◆ ABOUT THIS EXERCISE
If a line in the data below holds the word "other", include it in the count. Give only the final number.
:: SOURCE INFORMATION ::
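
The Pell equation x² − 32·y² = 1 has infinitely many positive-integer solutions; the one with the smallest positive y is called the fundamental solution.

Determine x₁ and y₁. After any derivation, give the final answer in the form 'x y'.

d=32: √d = [5; 1,1,1,10] (ℓ=4, even), read p_3/q_3
step 0: (5, 1)  from 5·(1,0) + (0,1)
…
step 2: (11, 2)  from 1·(6,1) + (5,1)
step 3: (17, 3)  from 1·(11,2) + (6,1)
(x₁, y₁) = (17, 3);  17² − 32·3² = 1 ✓

17 3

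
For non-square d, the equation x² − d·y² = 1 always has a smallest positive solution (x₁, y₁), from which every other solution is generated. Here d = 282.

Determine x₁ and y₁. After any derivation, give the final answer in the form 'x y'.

2351 140

[16; 1,3,1,4,1,3,1,32] for √282; ℓ=8 ⇒ convergent index 7
k=0  a_k=16  p_k/q_k = 16/1
…
k=2  a_k=3  p_k/q_k = 67/4
…
k=4  a_k=4  p_k/q_k = 403/24
k=5  a_k=1  p_k/q_k = 487/29
k=6  a_k=3  p_k/q_k = 1864/111
k=7  a_k=1  p_k/q_k = 2351/140
(x₁, y₁) = (2351, 140);  2351² − 282·140² = 1 ✓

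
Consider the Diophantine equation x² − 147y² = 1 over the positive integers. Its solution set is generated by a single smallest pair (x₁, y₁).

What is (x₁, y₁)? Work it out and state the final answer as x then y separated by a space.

[12; 8,24] for √147; ℓ=2 ⇒ convergent index 1
step 0: (12, 1)  from 12·(1,0) + (0,1)
step 1: (97, 8)  from 8·(12,1) + (1,0)
→ (97, 8).  Check: 97²=9409, 147·8²=9408, difference 1.

97 8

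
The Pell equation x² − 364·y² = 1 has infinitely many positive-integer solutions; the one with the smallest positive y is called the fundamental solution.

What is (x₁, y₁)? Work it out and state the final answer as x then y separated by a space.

4954951 259710

d=364: √d = [19; 12,1,2,3,1,8,1,3,2,1,12,38] (ℓ=12, even), read p_11/q_11
i=0: a=19 ⇒ p=19, q=1
…
i=3: a=2 ⇒ p=725, q=38
…
i=5: a=1 ⇒ p=3148, q=165
i=6: a=8 ⇒ p=27607, q=1447
…
i=8: a=3 ⇒ p=119872, q=6283
…
i=10: a=1 ⇒ p=390371, q=20461
i=11: a=12 ⇒ p=4954951, q=259710
→ (4954951, 259710).  Check: 4954951²=24551539412401, 364·259710²=24551539412400, difference 1.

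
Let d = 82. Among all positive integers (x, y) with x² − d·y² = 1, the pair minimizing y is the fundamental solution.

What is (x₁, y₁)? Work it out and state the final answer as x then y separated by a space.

163 18

d=82: √d = [9; 18] (ℓ=1, odd), read p_1/q_1
k=0  a_k=9  p_k/q_k = 9/1
k=1  a_k=18  p_k/q_k = 163/18
(x₁, y₁) = (163, 18);  163² − 82·18² = 1 ✓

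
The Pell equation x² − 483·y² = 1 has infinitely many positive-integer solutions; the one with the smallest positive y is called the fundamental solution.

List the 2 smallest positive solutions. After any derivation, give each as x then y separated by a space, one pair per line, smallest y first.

22 1
967 44

√483 = [21; 1,42, …], period ℓ=2 (even) → k=1
k=0  a_k=21  p_k/q_k = 21/1
k=1  a_k=1  p_k/q_k = 22/1
(x₁, y₁) = (22, 1);  22² − 483·1² = 1 ✓
k=2:  x_2 = 22·22+483·1·1 = 967,  y_2 = 22·1+1·22 = 44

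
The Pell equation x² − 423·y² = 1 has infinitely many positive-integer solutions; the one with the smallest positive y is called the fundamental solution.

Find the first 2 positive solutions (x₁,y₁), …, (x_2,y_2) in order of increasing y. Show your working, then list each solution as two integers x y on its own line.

[20; 1,1,3,4,3,1,1,40] for √423; ℓ=8 ⇒ convergent index 7
a_0=20:  p_0=20·1+0=20,  q_0=20·0+1=1
a_1=1:  p_1=1·20+1=21,  q_1=1·1+0=1
…
a_4=4:  p_4=4·144+41=617,  q_4=4·7+2=30
…
a_6=1:  p_6=1·1995+617=2612,  q_6=1·97+30=127
a_7=1:  p_7=1·2612+1995=4607,  q_7=1·127+97=224
→ (4607, 224).  Check: 4607²=21224449, 423·224²=21224448, difference 1.
k=2:  x_2 = 4607·4607+423·224·224 = 42448897,  y_2 = 4607·224+224·4607 = 2063936

4607 224
42448897 2063936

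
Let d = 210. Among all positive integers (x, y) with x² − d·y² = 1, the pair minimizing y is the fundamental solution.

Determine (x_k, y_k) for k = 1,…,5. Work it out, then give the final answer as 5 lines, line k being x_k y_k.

29 2
1681 116
97469 6726
5651521 389992
327690749 22612810

√210 = [14; 2,28, …], period ℓ=2 (even) → k=1
i=0: a=14 ⇒ p=14, q=1
i=1: a=2 ⇒ p=29, q=2
(x₁, y₁) = (29, 2);  29² − 210·2² = 1 ✓
(29+2√210)^2 = 1681 + 116√210
(29+2√210)^3 = 97469 + 6726√210
(29+2√210)^4 = 5651521 + 389992√210
(29+2√210)^5 = 327690749 + 22612810√210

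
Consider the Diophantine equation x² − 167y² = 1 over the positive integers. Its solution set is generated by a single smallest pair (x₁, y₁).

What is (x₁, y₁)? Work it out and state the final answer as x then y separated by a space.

√167 = [12; 1,11,1,24, …], period ℓ=4 (even) → k=3
k=0  a_k=12  p_k/q_k = 12/1
…
k=2  a_k=11  p_k/q_k = 155/12
k=3  a_k=1  p_k/q_k = 168/13
(x₁, y₁) = (168, 13);  168² − 167·13² = 1 ✓

168 13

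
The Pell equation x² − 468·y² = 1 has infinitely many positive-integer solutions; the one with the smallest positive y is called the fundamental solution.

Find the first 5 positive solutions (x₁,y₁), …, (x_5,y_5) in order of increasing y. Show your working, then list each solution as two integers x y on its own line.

√468 → a₀=21, period (1,1,1,2,1,1,1,42); ℓ=8 even so k=7
k=0  a_k=21  p_k/q_k = 21/1
k=1  a_k=1  p_k/q_k = 22/1
…
k=4  a_k=2  p_k/q_k = 173/8
k=5  a_k=1  p_k/q_k = 238/11
k=6  a_k=1  p_k/q_k = 411/19
k=7  a_k=1  p_k/q_k = 649/30
→ (649, 30).  Check: 649²=421201, 468·30²=421200, difference 1.
n=2: (649,30)∘(649,30) = (649·649+468·30·30, 649·30+30·649) = (842401,38940)
n=3: (842401,38940)∘(649,30) = (649·842401+468·30·38940, 649·38940+30·842401) = (1093435849,50544090)
n=4: (1093435849,50544090)∘(649,30) = (649·1093435849+468·30·50544090, 649·50544090+30·1093435849) = (1419278889601,65606189880)
n=5: (1419278889601,65606189880)∘(649,30) = (649·1419278889601+468·30·65606189880, 649·65606189880+30·1419278889601) = (1842222905266249,85156783920150)

649 30
842401 38940
1093435849 50544090
1419278889601 65606189880
1842222905266249 85156783920150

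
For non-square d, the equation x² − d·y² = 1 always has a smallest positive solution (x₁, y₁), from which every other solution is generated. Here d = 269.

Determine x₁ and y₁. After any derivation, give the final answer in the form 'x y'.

13449 820

[16; 2,2,32] for √269; ℓ=3 ⇒ convergent index 5
i=0: a=16 ⇒ p=16, q=1
…
i=2: a=2 ⇒ p=82, q=5
i=3: a=32 ⇒ p=2657, q=162
i=4: a=2 ⇒ p=5396, q=329
i=5: a=2 ⇒ p=13449, q=820
(x₁, y₁) = (13449, 820);  13449² − 269·820² = 1 ✓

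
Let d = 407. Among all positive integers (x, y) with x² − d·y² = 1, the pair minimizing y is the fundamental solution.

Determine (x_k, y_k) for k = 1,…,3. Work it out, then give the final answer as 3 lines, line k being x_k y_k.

[20; 5,1,2,1,5,40] for √407; ℓ=6 ⇒ convergent index 5
k=0  a_k=20  p_k/q_k = 20/1
k=1  a_k=5  p_k/q_k = 101/5
k=2  a_k=1  p_k/q_k = 121/6
k=3  a_k=2  p_k/q_k = 343/17
k=4  a_k=1  p_k/q_k = 464/23
k=5  a_k=5  p_k/q_k = 2663/132
(x₁, y₁) = (2663, 132);  2663² − 407·132² = 1 ✓
k=2:  x_2 = 2663·2663+407·132·132 = 14183137,  y_2 = 2663·132+132·2663 = 703032
k=3:  x_3 = 2663·14183137+407·132·703032 = 75539384999,  y_3 = 2663·703032+132·14183137 = 3744348300

2663 132
14183137 703032
75539384999 3744348300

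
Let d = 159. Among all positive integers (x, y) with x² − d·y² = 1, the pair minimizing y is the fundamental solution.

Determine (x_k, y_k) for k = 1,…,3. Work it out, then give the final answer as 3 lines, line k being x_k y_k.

[12; 1,1,1,1,3,1,1,1,1,24] for √159; ℓ=10 ⇒ convergent index 9
step 0: (12, 1)  from 12·(1,0) + (0,1)
step 1: (13, 1)  from 1·(12,1) + (1,0)
step 2: (25, 2)  from 1·(13,1) + (12,1)
step 3: (38, 3)  from 1·(25,2) + (13,1)
…
step 5: (227, 18)  from 3·(63,5) + (38,3)
step 6: (290, 23)  from 1·(227,18) + (63,5)
step 7: (517, 41)  from 1·(290,23) + (227,18)
step 8: (807, 64)  from 1·(517,41) + (290,23)
step 9: (1324, 105)  from 1·(807,64) + (517,41)
fundamental: x₁=1324, y₁=105  (since 1752976 − 159·11025 = 1)
n=2: (1324,105)∘(1324,105) = (1324·1324+159·105·105, 1324·105+105·1324) = (3505951,278040)
n=3: (3505951,278040)∘(1324,105) = (1324·3505951+159·105·278040, 1324·278040+105·3505951) = (9283756924,736249815)

1324 105
3505951 278040
9283756924 736249815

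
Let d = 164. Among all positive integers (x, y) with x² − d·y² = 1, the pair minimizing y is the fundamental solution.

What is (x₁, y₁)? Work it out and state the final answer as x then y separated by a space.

√164 = [12; 1,4,6,4,1,24, …], period ℓ=6 (even) → k=5
i=0: a=12 ⇒ p=12, q=1
…
i=2: a=4 ⇒ p=64, q=5
…
i=4: a=4 ⇒ p=1652, q=129
i=5: a=1 ⇒ p=2049, q=160
(x₁, y₁) = (2049, 160);  2049² − 164·160² = 1 ✓

2049 160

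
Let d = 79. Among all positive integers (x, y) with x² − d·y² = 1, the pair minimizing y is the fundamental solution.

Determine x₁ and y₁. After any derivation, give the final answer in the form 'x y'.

80 9

d=79: √d = [8; 1,7,1,16] (ℓ=4, even), read p_3/q_3
k=0  a_k=8  p_k/q_k = 8/1
…
k=2  a_k=7  p_k/q_k = 71/8
k=3  a_k=1  p_k/q_k = 80/9
(x₁, y₁) = (80, 9);  80² − 79·9² = 1 ✓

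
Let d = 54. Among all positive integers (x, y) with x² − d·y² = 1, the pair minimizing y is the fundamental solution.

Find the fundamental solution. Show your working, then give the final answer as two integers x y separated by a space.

485 66

d=54: √d = [7; 2,1,6,1,2,14] (ℓ=6, even), read p_5/q_5
k=0  a_k=7  p_k/q_k = 7/1
k=1  a_k=2  p_k/q_k = 15/2
k=2  a_k=1  p_k/q_k = 22/3
k=3  a_k=6  p_k/q_k = 147/20
k=4  a_k=1  p_k/q_k = 169/23
k=5  a_k=2  p_k/q_k = 485/66
fundamental: x₁=485, y₁=66  (since 235225 − 54·4356 = 1)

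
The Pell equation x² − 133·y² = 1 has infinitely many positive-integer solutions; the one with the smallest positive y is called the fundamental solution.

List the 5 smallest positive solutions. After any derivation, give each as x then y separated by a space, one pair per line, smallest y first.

[11; 1,1,7,5,1,…,1,1,22] for √133; ℓ=16 ⇒ convergent index 15
i=0: a=11 ⇒ p=11, q=1
…
i=2: a=1 ⇒ p=23, q=2
…
i=5: a=1 ⇒ p=1061, q=92
…
i=7: a=1 ⇒ p=3010, q=261
i=8: a=2 ⇒ p=7969, q=691
i=9: a=1 ⇒ p=10979, q=952
…
i=11: a=1 ⇒ p=29927, q=2595
…
i=14: a=1 ⇒ p=1378591, q=119539
i=15: a=1 ⇒ p=2588599, q=224460
→ (2588599, 224460).  Check: 2588599²=6700844782801, 133·224460²=6700844782800, difference 1.
n=2: (2588599,224460)∘(2588599,224460) = (2588599·2588599+133·224460·224460, 2588599·224460+224460·2588599) = (13401689565601,1162073863080)
n=3: (13401689565601,1162073863080)∘(2588599,224460) = (2588599·13401689565601+133·224460·1162073863080, 2588599·1162073863080+224460·13401689565601) = (69383200415647777399,6016286479789825380)
n=4: (69383200415647777399,6016286479789825380)∘(2588599,224460) = (2588599·69383200415647777399+133·224460·6016286479789825380, 2588599·6016286479789825380+224460·69383200415647777399) = (359210566425477440164982401,31147506330593762303822160)
n=5: (359210566425477440164982401,31147506330593762303822160)∘(2588599,224460) = (2588599·359210566425477440164982401+133·224460·31147506330593762303822160, 2588599·31147506330593762303822160+224460·359210566425477440164982401) = (1859704226076779569066850908714999,161256807479731348725343689282300)

2588599 224460
13401689565601 1162073863080
69383200415647777399 6016286479789825380
359210566425477440164982401 31147506330593762303822160
1859704226076779569066850908714999 161256807479731348725343689282300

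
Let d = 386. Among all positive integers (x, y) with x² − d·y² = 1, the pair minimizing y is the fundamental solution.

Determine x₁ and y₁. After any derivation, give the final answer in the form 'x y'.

√386 → a₀=19, period (1,1,1,4,1,18,1,4,1,1,1,38); ℓ=12 even so k=11
k=0  a_k=19  p_k/q_k = 19/1
k=1  a_k=1  p_k/q_k = 20/1
…
k=3  a_k=1  p_k/q_k = 59/3
…
k=5  a_k=1  p_k/q_k = 334/17
k=6  a_k=18  p_k/q_k = 6287/320
k=7  a_k=1  p_k/q_k = 6621/337
k=8  a_k=4  p_k/q_k = 32771/1668
k=9  a_k=1  p_k/q_k = 39392/2005
k=10  a_k=1  p_k/q_k = 72163/3673
k=11  a_k=1  p_k/q_k = 111555/5678
→ (111555, 5678).  Check: 111555²=12444518025, 386·5678²=12444518024, difference 1.

111555 5678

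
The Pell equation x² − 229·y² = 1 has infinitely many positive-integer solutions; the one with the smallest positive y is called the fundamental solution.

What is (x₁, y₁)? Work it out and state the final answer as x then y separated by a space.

5848201 386460

√229 → a₀=15, period (7,1,1,7,30); ℓ=5 odd so k=9
step 0: (15, 1)  from 15·(1,0) + (0,1)
step 1: (106, 7)  from 7·(15,1) + (1,0)
step 2: (121, 8)  from 1·(106,7) + (15,1)
step 3: (227, 15)  from 1·(121,8) + (106,7)
step 4: (1710, 113)  from 7·(227,15) + (121,8)
…
step 6: (362399, 23948)  from 7·(51527,3405) + (1710,113)
…
step 8: (776325, 51301)  from 1·(413926,27353) + (362399,23948)
step 9: (5848201, 386460)  from 7·(776325,51301) + (413926,27353)
(x₁, y₁) = (5848201, 386460);  5848201² − 229·386460² = 1 ✓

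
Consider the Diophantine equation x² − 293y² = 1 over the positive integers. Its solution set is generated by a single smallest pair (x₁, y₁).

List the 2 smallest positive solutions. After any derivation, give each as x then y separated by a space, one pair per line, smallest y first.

12320649 719780
303596783562401 17736313474440

√293 = [17; 8,1,1,8,34, …], period ℓ=5 (odd) → k=9
step 0: (17, 1)  from 17·(1,0) + (0,1)
…
step 5: (84679, 4947)  from 34·(2482,145) + (291,17)
…
step 8: (1444507, 84389)  from 1·(764593,44668) + (679914,39721)
step 9: (12320649, 719780)  from 8·(1444507,84389) + (764593,44668)
fundamental: x₁=12320649, y₁=719780  (since 151798391781201 − 293·518083248400 = 1)
k=2:  x_2 = 12320649·12320649+293·719780·719780 = 303596783562401,  y_2 = 12320649·719780+719780·12320649 = 17736313474440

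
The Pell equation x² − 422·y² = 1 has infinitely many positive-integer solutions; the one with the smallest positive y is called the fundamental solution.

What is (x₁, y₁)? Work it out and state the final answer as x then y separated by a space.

[20; 1,1,5,2,1,…,1,1,40] for √422; ℓ=14 ⇒ convergent index 13
i=0: a=20 ⇒ p=20, q=1
i=1: a=1 ⇒ p=21, q=1
i=2: a=1 ⇒ p=41, q=2
…
i=5: a=1 ⇒ p=719, q=35
i=6: a=3 ⇒ p=2650, q=129
…
i=8: a=3 ⇒ p=163807, q=7974
i=9: a=1 ⇒ p=217526, q=10589
i=10: a=2 ⇒ p=598859, q=29152
…
i=12: a=1 ⇒ p=3810680, q=185501
i=13: a=1 ⇒ p=7022501, q=341850
fundamental: x₁=7022501, y₁=341850  (since 49315520295001 − 422·116861422500 = 1)

7022501 341850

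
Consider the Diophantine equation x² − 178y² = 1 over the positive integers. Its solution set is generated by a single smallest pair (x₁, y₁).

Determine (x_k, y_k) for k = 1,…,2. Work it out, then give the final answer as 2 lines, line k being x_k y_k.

√178 = [13; 2,1,12,1,2,26, …], period ℓ=6 (even) → k=5
step 0: (13, 1)  from 13·(1,0) + (0,1)
…
step 2: (40, 3)  from 1·(27,2) + (13,1)
step 3: (507, 38)  from 12·(40,3) + (27,2)
step 4: (547, 41)  from 1·(507,38) + (40,3)
step 5: (1601, 120)  from 2·(547,41) + (507,38)
(x₁, y₁) = (1601, 120);  1601² − 178·120² = 1 ✓
(1601+120√178)^2 = 5126401 + 384240√178

1601 120
5126401 384240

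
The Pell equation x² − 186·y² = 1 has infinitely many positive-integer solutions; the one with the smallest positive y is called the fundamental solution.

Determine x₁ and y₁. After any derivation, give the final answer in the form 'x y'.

7501 550

d=186: √d = [13; 1,1,1,3,4,3,1,1,1,26] (ℓ=10, even), read p_9/q_9
i=0: a=13 ⇒ p=13, q=1
…
i=2: a=1 ⇒ p=27, q=2
i=3: a=1 ⇒ p=41, q=3
i=4: a=3 ⇒ p=150, q=11
i=5: a=4 ⇒ p=641, q=47
i=6: a=3 ⇒ p=2073, q=152
i=7: a=1 ⇒ p=2714, q=199
i=8: a=1 ⇒ p=4787, q=351
i=9: a=1 ⇒ p=7501, q=550
fundamental: x₁=7501, y₁=550  (since 56265001 − 186·302500 = 1)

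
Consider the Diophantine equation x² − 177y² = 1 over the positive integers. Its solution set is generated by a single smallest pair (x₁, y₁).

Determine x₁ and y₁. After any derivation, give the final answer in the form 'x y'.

62423 4692

d=177: √d = [13; 3,3,2,8,2,3,3,26] (ℓ=8, even), read p_7/q_7
a_0=13:  p_0=13·1+0=13,  q_0=13·0+1=1
a_1=3:  p_1=3·13+1=40,  q_1=3·1+0=3
…
a_5=2:  p_5=2·2581+306=5468,  q_5=2·194+23=411
a_6=3:  p_6=3·5468+2581=18985,  q_6=3·411+194=1427
a_7=3:  p_7=3·18985+5468=62423,  q_7=3·1427+411=4692
fundamental: x₁=62423, y₁=4692  (since 3896630929 − 177·22014864 = 1)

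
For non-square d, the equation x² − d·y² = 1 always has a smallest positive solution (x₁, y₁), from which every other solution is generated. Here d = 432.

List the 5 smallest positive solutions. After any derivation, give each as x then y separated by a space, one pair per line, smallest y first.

d=432: √d = [20; 1,3,1,1,1,3,1,40] (ℓ=8, even), read p_7/q_7
step 0: (20, 1)  from 20·(1,0) + (0,1)
step 1: (21, 1)  from 1·(20,1) + (1,0)
step 2: (83, 4)  from 3·(21,1) + (20,1)
step 3: (104, 5)  from 1·(83,4) + (21,1)
step 4: (187, 9)  from 1·(104,5) + (83,4)
step 5: (291, 14)  from 1·(187,9) + (104,5)
step 6: (1060, 51)  from 3·(291,14) + (187,9)
step 7: (1351, 65)  from 1·(1060,51) + (291,14)
→ (1351, 65).  Check: 1351²=1825201, 432·65²=1825200, difference 1.
(x_2, y_2) = (1351·1351 + 432·65·65, 1351·65 + 65·1351) = (3650401, 175630)
(x_3, y_3) = (1351·3650401 + 432·65·175630, 1351·175630 + 65·3650401) = (9863382151, 474552195)
(x_4, y_4) = (1351·9863382151 + 432·65·474552195, 1351·474552195 + 65·9863382151) = (26650854921601, 1282239855260)
(x_5, y_5) = (1351·26650854921601 + 432·65·1282239855260, 1351·1282239855260 + 65·26650854921601) = (72010600134783751, 3464611614360325)

1351 65
3650401 175630
9863382151 474552195
26650854921601 1282239855260
72010600134783751 3464611614360325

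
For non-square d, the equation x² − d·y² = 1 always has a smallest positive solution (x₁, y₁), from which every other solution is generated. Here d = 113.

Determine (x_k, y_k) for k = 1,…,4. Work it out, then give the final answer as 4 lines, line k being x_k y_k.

1204353 113296
2900932297217 272896754976
6987493029899166849 657328051091107760
16830816386073401651890177 1583310020631184911403584

√113 → a₀=10, period (1,1,1,2,2,1,1,1,20); ℓ=9 odd so k=17
step 0: (10, 1)  from 10·(1,0) + (0,1)
step 1: (11, 1)  from 1·(10,1) + (1,0)
…
step 3: (32, 3)  from 1·(21,2) + (11,1)
…
step 5: (202, 19)  from 2·(85,8) + (32,3)
step 6: (287, 27)  from 1·(202,19) + (85,8)
step 7: (489, 46)  from 1·(287,27) + (202,19)
step 8: (776, 73)  from 1·(489,46) + (287,27)
…
step 10: (16785, 1579)  from 1·(16009,1506) + (776,73)
step 11: (32794, 3085)  from 1·(16785,1579) + (16009,1506)
…
step 13: (131952, 12413)  from 2·(49579,4664) + (32794,3085)
step 14: (313483, 29490)  from 2·(131952,12413) + (49579,4664)
…
step 16: (758918, 71393)  from 1·(445435,41903) + (313483,29490)
step 17: (1204353, 113296)  from 1·(758918,71393) + (445435,41903)
→ (1204353, 113296).  Check: 1204353²=1450466148609, 113·113296²=1450466148608, difference 1.
(1204353+113296√113)^2 = 2900932297217 + 272896754976√113
(1204353+113296√113)^3 = 6987493029899166849 + 657328051091107760√113
(1204353+113296√113)^4 = 16830816386073401651890177 + 1583310020631184911403584√113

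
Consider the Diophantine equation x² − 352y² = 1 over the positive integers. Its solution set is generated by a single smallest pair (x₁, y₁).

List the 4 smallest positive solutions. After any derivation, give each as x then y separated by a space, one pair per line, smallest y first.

77617 4137
12048797377 642203058
1870383011943601 99691749501435
290347036464004160257 15475549041463557732

√352 → a₀=18, period (1,3,5,9,5,3,1,36); ℓ=8 even so k=7
k=0  a_k=18  p_k/q_k = 18/1
k=1  a_k=1  p_k/q_k = 19/1
k=2  a_k=3  p_k/q_k = 75/4
k=3  a_k=5  p_k/q_k = 394/21
…
k=6  a_k=3  p_k/q_k = 59118/3151
k=7  a_k=1  p_k/q_k = 77617/4137
→ (77617, 4137).  Check: 77617²=6024398689, 352·4137²=6024398688, difference 1.
k=2:  x_2 = 77617·77617+352·4137·4137 = 12048797377,  y_2 = 77617·4137+4137·77617 = 642203058
k=3:  x_3 = 77617·12048797377+352·4137·642203058 = 1870383011943601,  y_3 = 77617·642203058+4137·12048797377 = 99691749501435
k=4:  x_4 = 77617·1870383011943601+352·4137·99691749501435 = 290347036464004160257,  y_4 = 77617·99691749501435+4137·1870383011943601 = 15475549041463557732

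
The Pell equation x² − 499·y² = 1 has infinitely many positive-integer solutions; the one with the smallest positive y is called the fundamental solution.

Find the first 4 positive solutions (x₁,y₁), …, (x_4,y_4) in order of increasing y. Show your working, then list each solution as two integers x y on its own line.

[22; 2,1,21,1,2,44] for √499; ℓ=6 ⇒ convergent index 5
i=0: a=22 ⇒ p=22, q=1
i=1: a=2 ⇒ p=45, q=2
i=2: a=1 ⇒ p=67, q=3
i=3: a=21 ⇒ p=1452, q=65
i=4: a=1 ⇒ p=1519, q=68
i=5: a=2 ⇒ p=4490, q=201
(x₁, y₁) = (4490, 201);  4490² − 499·201² = 1 ✓
n=2: (4490,201)∘(4490,201) = (4490·4490+499·201·201, 4490·201+201·4490) = (40320199,1804980)
n=3: (40320199,1804980)∘(4490,201) = (4490·40320199+499·201·1804980, 4490·1804980+201·40320199) = (362075382530,16208720199)
n=4: (362075382530,16208720199)∘(4490,201) = (4490·362075382530+499·201·16208720199, 4490·16208720199+201·362075382530) = (3251436894799201,145554305582040)

4490 201
40320199 1804980
362075382530 16208720199
3251436894799201 145554305582040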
:::
◆ SOLUTION FOR THIS PROBLEM
4